▸ Task to complete:
Please output exactly the part of the records below that opens with the line containing "WHEN reorder < 197" and closes with the line containing "ORDER BY bin;", both lines included, and nothing else.

== Segment start ==

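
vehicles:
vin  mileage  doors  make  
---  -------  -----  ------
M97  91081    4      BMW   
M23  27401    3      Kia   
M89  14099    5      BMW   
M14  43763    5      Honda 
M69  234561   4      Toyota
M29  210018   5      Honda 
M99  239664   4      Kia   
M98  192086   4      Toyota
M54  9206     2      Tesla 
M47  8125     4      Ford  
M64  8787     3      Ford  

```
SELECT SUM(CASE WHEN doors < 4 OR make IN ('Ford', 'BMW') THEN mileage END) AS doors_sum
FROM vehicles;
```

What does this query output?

vin=M97: ✓ → 91081
vin=M23: ✓ → 27401
vin=M89: ✓ → 14099
vin=M14: ✗
vin=M69: ✗
vin=M29: ✗
vin=M99: ✗
vin=M98: ✗
vin=M54: ✓ → 9206
vin=M47: ✓ → 8125
vin=M64: ✓ → 8787
doors_sum = 91081 + 27401 + 14099 + 9206 + 8125 + 8787 = 158699

158699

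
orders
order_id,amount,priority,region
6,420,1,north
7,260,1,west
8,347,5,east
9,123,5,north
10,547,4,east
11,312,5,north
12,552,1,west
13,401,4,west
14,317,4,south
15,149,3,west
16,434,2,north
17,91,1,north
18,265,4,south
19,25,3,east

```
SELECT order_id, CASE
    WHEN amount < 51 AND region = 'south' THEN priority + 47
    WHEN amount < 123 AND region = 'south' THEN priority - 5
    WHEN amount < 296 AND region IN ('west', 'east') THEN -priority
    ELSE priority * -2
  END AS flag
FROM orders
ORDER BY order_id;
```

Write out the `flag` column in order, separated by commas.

order_id=6: ELSE → -2
order_id=7: amount < 296 AND region IN ('west', 'east') → -1
order_id=8: ELSE → -10
order_id=9: ELSE → -10
order_id=10: ELSE → -8
order_id=11: ELSE → -10
order_id=12: ELSE → -2
order_id=13: ELSE → -8
order_id=14: ELSE → -8
order_id=15: amount < 296 AND region IN ('west', 'east') → -3
order_id=16: ELSE → -4
order_id=17: ELSE → -2
order_id=18: ELSE → -8
order_id=19: amount < 296 AND region IN ('west', 'east') → -3

-2, -1, -10, -10, -8, -10, -2, -8, -8, -3, -4, -2, -8, -3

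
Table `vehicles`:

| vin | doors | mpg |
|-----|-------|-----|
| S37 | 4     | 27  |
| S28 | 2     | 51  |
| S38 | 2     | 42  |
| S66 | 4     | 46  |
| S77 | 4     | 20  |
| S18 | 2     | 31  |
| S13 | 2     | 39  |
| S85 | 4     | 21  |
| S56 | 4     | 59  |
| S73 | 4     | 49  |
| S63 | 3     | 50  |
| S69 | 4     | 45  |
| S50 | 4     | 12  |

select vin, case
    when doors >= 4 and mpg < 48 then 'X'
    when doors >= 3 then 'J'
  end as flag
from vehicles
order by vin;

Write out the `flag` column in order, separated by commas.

vin=S13: (no match → NULL) → NULL
vin=S18: (no match → NULL) → NULL
vin=S28: (no match → NULL) → NULL
vin=S37: doors >= 4 and mpg < 48 → X
vin=S38: (no match → NULL) → NULL
vin=S50: doors >= 4 and mpg < 48 → X
vin=S56: doors >= 3 → J
vin=S63: doors >= 3 → J
vin=S66: doors >= 4 and mpg < 48 → X
vin=S69: doors >= 4 and mpg < 48 → X
vin=S73: doors >= 3 → J
vin=S77: doors >= 4 and mpg < 48 → X
vin=S85: doors >= 4 and mpg < 48 → X

NULL, NULL, NULL, X, NULL, X, J, J, X, X, J, X, X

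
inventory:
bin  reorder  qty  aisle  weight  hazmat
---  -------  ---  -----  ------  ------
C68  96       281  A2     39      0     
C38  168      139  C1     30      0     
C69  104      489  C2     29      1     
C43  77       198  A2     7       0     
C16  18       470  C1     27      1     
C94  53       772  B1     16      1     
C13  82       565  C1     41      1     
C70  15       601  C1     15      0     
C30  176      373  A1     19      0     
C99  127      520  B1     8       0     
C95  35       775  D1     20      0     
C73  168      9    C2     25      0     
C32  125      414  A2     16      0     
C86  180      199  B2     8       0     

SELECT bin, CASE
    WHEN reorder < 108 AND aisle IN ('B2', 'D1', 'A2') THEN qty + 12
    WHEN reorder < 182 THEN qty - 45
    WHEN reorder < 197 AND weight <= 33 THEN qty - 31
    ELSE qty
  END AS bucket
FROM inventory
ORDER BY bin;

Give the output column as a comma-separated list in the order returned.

bin=C13: reorder < 182 → 520
bin=C16: reorder < 182 → 425
bin=C30: reorder < 182 → 328
bin=C32: reorder < 182 → 369
bin=C38: reorder < 182 → 94
bin=C43: reorder < 108 AND aisle IN ('B2', 'D1', 'A2') → 210
bin=C68: reorder < 108 AND aisle IN ('B2', 'D1', 'A2') → 293
bin=C69: reorder < 182 → 444
bin=C70: reorder < 182 → 556
bin=C73: reorder < 182 → -36
bin=C86: reorder < 182 → 154
bin=C94: reorder < 182 → 727
bin=C95: reorder < 108 AND aisle IN ('B2', 'D1', 'A2') → 787
bin=C99: reorder < 182 → 475

520, 425, 328, 369, 94, 210, 293, 444, 556, -36, 154, 727, 787, 475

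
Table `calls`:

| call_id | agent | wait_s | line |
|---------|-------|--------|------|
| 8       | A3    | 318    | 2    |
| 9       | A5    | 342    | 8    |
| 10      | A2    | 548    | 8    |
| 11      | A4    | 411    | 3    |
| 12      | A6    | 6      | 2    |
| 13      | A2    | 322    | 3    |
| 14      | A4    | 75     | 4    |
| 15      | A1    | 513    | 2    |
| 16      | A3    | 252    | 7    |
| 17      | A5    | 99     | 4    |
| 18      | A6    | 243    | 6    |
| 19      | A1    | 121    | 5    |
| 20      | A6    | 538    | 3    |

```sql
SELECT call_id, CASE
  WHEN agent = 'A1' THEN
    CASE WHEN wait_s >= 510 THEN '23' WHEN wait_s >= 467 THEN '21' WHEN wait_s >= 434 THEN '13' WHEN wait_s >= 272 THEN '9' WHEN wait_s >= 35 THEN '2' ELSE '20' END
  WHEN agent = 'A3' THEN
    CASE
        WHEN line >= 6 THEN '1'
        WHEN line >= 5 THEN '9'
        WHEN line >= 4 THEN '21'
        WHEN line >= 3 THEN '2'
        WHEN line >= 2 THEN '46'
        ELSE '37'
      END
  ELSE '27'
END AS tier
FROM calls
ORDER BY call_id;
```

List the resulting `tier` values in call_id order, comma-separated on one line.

46, 27, 27, 27, 27, 27, 27, 23, 1, 27, 27, 2, 27

call_id=8: agent='A3' → inner[line >= 2] → 46
call_id=9: agent='A5' → outer ELSE → 27
call_id=10: agent='A2' → outer ELSE → 27
call_id=11: agent='A4' → outer ELSE → 27
call_id=12: agent='A6' → outer ELSE → 27
call_id=13: agent='A2' → outer ELSE → 27
call_id=14: agent='A4' → outer ELSE → 27
call_id=15: agent='A1' → inner[wait_s >= 510] → 23
call_id=16: agent='A3' → inner[line >= 6] → 1
call_id=17: agent='A5' → outer ELSE → 27
call_id=18: agent='A6' → outer ELSE → 27
call_id=19: agent='A1' → inner[wait_s >= 35] → 2
call_id=20: agent='A6' → outer ELSE → 27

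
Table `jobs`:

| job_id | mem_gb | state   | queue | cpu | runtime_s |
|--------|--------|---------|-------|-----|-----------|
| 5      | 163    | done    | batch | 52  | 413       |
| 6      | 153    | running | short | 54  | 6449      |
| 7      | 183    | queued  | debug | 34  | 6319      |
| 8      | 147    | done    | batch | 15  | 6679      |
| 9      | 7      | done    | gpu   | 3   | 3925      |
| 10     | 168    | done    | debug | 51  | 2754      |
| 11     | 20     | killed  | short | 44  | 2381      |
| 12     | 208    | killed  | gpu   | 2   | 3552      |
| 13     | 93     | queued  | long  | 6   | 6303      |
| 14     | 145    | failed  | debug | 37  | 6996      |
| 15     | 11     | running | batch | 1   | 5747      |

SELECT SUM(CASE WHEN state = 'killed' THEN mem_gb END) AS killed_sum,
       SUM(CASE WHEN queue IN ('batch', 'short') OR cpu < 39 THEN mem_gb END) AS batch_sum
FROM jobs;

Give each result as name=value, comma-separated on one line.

[killed_sum: state = 'killed']
job_id=5: ✗
job_id=6: ✗
job_id=7: ✗
job_id=8: ✗
job_id=9: ✗
job_id=10: ✗
job_id=11: ✓ → 20
job_id=12: ✓ → 208
job_id=13: ✗
job_id=14: ✗
job_id=15: ✗
killed_sum = 20 + 208 = 228
—
[batch_sum: queue IN ('batch', 'short') OR cpu < 39]
job_id=5: ✓ → 163
job_id=6: ✓ → 153
job_id=7: ✓ → 183
job_id=8: ✓ → 147
job_id=9: ✓ → 7
job_id=10: ✗
job_id=11: ✓ → 20
job_id=12: ✓ → 208
job_id=13: ✓ → 93
job_id=14: ✓ → 145
job_id=15: ✓ → 11
batch_sum = 163 + 153 + 183 + 147 + 7 + 20 + 208 + 93 + 145 + 11 = 1130

killed_sum=228, batch_sum=1130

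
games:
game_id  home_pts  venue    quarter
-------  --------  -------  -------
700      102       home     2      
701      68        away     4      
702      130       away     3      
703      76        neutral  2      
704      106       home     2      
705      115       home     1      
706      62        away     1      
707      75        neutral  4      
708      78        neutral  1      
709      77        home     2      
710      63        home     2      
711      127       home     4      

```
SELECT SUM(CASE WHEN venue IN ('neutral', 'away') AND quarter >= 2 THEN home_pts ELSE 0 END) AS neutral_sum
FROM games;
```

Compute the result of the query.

game_id=700: ✗
game_id=701: ✓ → 68
game_id=702: ✓ → 130
game_id=703: ✓ → 76
game_id=704: ✗
game_id=705: ✗
game_id=706: ✗
game_id=707: ✓ → 75
game_id=708: ✗
game_id=709: ✗
game_id=710: ✗
game_id=711: ✗
neutral_sum = 68 + 130 + 76 + 75 = 349

349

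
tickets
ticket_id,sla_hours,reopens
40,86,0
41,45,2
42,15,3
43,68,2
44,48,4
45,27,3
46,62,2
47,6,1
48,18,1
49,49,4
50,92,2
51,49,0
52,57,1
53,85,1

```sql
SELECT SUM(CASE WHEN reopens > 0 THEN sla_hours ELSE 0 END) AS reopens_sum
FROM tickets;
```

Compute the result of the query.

ticket_id=40: ✗
ticket_id=41: ✓ → 45
ticket_id=42: ✓ → 15
ticket_id=43: ✓ → 68
ticket_id=44: ✓ → 48
ticket_id=45: ✓ → 27
ticket_id=46: ✓ → 62
ticket_id=47: ✓ → 6
ticket_id=48: ✓ → 18
ticket_id=49: ✓ → 49
ticket_id=50: ✓ → 92
ticket_id=51: ✗
ticket_id=52: ✓ → 57
ticket_id=53: ✓ → 85
reopens_sum = 45 + 15 + 68 + 48 + 27 + 62 + 6 + 18 + 49 + 92 + 57 + 85 = 572

572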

== Segment end ==

▸ Written response:
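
    WHEN reorder < 197 AND weight <= 33 THEN qty - 31
    ELSE qty
  END AS bucket
FROM inventory
ORDER BY bin;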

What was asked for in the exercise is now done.